EXERCISE | Going down the data below, set down exactly the line with "Angle(∠JMA) = 88.4°" and each line after it through the line with "Orientation: D lies"; no other lines.

─── RECORD EXCERPTS ───

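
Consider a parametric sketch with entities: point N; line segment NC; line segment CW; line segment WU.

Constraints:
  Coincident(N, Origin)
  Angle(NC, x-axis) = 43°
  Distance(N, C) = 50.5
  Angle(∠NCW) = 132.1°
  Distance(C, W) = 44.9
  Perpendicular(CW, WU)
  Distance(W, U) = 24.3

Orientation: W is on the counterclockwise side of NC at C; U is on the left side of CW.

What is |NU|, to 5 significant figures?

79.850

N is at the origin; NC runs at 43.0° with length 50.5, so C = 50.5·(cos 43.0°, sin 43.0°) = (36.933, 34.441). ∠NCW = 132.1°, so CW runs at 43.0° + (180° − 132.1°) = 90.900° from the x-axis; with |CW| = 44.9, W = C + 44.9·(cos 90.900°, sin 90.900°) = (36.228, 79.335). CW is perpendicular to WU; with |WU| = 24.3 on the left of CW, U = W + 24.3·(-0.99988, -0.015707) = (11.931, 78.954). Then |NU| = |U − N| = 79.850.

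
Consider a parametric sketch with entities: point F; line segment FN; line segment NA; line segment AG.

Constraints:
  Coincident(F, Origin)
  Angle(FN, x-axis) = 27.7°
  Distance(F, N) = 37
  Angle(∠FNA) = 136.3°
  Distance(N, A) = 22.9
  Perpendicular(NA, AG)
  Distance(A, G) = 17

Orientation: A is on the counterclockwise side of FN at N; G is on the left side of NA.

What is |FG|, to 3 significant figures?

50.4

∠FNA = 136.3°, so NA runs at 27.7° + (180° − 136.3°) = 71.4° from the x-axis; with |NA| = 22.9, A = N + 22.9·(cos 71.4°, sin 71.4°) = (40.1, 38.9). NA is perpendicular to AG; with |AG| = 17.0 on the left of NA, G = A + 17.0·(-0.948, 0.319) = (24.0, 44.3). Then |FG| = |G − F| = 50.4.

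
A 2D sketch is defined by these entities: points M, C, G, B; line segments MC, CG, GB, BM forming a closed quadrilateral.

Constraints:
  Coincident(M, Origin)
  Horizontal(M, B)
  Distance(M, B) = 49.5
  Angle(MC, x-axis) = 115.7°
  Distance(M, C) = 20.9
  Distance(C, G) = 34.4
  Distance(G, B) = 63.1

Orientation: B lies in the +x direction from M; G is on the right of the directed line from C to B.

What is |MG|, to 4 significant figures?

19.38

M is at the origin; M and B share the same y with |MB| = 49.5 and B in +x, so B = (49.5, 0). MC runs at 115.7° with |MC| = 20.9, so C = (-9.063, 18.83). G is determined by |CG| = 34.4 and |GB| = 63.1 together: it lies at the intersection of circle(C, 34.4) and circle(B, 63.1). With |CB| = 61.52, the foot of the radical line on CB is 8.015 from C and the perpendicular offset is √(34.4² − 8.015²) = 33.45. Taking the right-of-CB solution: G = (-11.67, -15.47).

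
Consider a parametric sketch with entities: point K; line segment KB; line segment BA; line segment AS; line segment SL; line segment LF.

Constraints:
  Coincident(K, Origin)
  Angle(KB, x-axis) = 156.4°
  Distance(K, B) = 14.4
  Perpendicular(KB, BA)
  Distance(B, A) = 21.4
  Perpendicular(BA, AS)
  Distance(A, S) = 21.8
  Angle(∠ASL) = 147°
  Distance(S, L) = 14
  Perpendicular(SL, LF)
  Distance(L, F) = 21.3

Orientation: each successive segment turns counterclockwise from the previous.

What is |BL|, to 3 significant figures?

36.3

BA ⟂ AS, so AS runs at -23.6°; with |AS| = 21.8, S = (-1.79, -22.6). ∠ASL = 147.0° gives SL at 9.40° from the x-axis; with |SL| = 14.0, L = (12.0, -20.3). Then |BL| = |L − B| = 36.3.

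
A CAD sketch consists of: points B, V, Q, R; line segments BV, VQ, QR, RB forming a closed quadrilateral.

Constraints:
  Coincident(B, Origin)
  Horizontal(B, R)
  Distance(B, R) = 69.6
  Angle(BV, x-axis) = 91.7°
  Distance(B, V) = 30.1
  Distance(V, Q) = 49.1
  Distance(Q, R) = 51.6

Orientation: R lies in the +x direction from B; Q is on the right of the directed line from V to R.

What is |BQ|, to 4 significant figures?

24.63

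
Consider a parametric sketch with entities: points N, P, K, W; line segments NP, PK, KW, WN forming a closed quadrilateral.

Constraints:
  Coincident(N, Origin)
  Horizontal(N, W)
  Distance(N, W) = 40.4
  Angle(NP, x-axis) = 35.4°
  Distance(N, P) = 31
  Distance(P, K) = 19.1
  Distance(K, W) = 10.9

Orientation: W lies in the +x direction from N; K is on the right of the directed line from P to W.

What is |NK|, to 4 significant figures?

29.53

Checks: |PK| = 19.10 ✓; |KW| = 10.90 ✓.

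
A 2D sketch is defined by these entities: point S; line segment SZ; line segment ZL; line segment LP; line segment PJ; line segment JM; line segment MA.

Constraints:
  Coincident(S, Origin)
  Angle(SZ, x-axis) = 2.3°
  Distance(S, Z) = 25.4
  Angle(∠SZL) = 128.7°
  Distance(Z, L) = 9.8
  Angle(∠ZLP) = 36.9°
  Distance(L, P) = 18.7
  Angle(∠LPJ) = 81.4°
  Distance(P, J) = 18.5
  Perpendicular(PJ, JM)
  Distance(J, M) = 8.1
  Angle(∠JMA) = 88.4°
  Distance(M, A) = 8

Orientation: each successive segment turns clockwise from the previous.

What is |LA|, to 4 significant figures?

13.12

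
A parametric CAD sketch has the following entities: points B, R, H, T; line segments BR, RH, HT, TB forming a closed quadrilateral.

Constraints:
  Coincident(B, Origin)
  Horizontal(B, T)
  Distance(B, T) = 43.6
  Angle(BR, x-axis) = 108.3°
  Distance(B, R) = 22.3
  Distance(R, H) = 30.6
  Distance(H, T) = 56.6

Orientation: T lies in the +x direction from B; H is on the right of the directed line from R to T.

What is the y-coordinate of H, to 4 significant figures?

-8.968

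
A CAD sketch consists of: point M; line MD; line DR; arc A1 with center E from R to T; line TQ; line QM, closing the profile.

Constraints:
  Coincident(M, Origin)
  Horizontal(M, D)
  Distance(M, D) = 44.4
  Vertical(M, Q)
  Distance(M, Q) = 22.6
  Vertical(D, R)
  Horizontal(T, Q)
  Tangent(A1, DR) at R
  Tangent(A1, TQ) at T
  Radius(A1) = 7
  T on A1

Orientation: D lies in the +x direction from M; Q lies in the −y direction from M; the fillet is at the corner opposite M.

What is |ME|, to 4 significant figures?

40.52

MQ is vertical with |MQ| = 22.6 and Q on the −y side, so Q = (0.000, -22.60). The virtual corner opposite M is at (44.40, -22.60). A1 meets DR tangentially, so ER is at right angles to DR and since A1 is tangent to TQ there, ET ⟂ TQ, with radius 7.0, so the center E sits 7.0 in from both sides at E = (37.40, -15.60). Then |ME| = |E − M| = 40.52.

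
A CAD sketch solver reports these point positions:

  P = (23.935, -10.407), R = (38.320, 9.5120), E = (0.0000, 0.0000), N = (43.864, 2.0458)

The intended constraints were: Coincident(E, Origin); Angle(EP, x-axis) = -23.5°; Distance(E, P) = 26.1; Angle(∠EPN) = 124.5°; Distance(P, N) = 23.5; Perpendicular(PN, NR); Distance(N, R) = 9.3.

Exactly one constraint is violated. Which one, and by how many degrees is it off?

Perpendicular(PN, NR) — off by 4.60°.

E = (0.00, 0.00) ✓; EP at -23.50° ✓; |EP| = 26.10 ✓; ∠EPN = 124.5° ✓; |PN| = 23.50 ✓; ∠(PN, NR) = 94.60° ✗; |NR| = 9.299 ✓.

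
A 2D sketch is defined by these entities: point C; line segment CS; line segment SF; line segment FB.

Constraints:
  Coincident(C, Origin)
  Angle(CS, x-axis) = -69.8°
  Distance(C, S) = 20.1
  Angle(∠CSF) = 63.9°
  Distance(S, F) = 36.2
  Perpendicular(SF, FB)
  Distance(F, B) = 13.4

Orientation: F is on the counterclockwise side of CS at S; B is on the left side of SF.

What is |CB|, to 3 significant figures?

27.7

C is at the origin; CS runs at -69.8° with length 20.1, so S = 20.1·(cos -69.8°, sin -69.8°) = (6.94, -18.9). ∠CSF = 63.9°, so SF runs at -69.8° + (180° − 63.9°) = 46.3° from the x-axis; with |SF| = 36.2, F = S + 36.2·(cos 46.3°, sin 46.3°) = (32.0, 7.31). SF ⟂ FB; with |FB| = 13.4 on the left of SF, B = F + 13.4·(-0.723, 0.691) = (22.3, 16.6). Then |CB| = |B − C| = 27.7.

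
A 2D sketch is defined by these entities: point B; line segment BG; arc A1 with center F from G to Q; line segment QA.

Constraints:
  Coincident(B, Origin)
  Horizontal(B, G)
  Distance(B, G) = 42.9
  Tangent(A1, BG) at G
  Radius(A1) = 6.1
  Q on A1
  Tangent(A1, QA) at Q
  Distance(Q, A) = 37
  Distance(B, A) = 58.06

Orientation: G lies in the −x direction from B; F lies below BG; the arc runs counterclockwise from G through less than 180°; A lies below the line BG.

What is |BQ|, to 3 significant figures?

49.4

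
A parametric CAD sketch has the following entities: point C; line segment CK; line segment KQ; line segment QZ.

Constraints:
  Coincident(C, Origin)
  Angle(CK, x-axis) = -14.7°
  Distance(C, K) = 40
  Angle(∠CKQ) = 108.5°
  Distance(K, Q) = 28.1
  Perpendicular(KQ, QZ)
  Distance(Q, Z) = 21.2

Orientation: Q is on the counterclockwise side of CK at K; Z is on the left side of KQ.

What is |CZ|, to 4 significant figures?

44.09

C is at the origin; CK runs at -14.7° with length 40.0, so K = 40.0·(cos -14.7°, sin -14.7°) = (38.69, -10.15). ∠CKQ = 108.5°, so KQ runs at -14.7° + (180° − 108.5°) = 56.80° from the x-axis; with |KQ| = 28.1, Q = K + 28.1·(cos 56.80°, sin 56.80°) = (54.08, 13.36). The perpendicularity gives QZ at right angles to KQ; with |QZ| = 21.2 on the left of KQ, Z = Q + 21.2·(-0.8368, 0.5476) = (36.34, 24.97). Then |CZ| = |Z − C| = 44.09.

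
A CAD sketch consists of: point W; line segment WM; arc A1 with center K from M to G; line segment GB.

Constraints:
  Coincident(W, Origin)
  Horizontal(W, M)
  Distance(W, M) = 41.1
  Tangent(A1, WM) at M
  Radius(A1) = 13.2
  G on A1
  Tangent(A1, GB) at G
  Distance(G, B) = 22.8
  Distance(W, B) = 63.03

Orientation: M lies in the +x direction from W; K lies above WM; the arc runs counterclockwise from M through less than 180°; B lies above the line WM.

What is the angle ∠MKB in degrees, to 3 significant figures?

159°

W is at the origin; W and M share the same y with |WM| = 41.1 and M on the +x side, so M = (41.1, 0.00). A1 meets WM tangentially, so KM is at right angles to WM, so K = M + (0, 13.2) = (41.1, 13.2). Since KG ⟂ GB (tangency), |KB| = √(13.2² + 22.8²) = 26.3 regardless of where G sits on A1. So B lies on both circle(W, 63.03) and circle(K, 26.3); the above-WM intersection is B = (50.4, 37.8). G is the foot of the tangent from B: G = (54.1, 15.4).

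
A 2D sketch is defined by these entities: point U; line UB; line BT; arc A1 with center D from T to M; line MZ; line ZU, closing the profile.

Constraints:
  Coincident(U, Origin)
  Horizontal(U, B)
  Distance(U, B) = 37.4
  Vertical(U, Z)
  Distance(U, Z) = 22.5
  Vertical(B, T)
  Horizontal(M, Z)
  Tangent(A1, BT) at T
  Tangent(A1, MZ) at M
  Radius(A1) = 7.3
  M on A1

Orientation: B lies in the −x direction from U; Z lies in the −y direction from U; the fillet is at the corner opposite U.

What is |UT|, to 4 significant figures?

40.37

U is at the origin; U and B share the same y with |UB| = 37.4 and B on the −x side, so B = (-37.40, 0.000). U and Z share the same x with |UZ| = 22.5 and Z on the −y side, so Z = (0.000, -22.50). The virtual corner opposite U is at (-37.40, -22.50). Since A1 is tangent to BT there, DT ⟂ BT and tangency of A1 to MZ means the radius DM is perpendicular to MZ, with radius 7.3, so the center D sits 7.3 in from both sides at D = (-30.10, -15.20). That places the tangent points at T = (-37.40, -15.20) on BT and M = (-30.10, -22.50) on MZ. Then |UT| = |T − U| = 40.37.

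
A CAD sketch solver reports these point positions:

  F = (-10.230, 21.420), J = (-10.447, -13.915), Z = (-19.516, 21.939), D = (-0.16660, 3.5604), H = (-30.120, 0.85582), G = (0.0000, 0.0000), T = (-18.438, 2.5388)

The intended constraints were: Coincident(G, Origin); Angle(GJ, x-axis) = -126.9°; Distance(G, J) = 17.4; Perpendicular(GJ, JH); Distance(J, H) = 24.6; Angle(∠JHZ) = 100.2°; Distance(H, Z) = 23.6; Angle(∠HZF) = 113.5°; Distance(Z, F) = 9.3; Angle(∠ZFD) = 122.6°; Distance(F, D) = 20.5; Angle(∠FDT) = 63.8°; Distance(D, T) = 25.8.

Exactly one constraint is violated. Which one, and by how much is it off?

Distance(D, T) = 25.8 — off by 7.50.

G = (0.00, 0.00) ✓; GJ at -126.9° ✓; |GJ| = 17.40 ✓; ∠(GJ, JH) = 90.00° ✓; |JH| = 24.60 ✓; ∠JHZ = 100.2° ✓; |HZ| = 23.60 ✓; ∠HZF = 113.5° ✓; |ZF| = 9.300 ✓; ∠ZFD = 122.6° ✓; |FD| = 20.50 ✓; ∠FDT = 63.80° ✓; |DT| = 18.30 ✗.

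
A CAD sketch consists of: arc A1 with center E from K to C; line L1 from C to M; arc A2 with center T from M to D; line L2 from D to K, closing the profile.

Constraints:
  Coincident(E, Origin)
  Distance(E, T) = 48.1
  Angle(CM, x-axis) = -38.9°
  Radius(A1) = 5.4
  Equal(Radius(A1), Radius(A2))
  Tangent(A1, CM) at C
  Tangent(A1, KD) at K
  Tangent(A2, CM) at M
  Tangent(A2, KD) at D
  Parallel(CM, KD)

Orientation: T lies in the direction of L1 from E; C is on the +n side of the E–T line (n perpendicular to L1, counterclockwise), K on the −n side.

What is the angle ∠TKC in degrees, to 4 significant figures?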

───

YOUR RESPONSE |
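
  Angle(∠JMA) = 88.4°
  Distance(M, A) = 8

Orientation: each successive segment turns clockwise from the previous.

What is |LA|, to 4 significant figures?

13.12

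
A parametric CAD sketch has the following entities: points B, R, H, T; line segments BR, RH, HT, TB forming a closed quadrilateral.

Constraints:
  Coincident(B, Origin)
  Horizontal(B, T)
  Distance(B, T) = 43.6
  Angle(BR, x-axis) = 108.3°
  Distance(B, R) = 22.3
  Distance(R, H) = 30.6
  Distance(H, T) = 56.6

Orientation: T lies in the +x direction from B; H is on the right of the directed line from R to T.

What is the y-coordinate of H, to 4 significant figures?

-8.968

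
A CAD sketch consists of: point M; line MD; line DR; arc A1 with center E from R to T; line TQ; line QM, closing the profile.

Constraints:
  Coincident(M, Origin)
  Horizontal(M, D)
  Distance(M, D) = 44.4
  Vertical(M, Q)
  Distance(M, Q) = 22.6
  Vertical(D, R)
  Horizontal(T, Q)
  Tangent(A1, DR) at R
  Tangent(A1, TQ) at T
  Radius(A1) = 7
  T on A1

Orientation: D lies in the +x direction from M; Q lies in the −y direction from M; the fillet is at the corner opposite M.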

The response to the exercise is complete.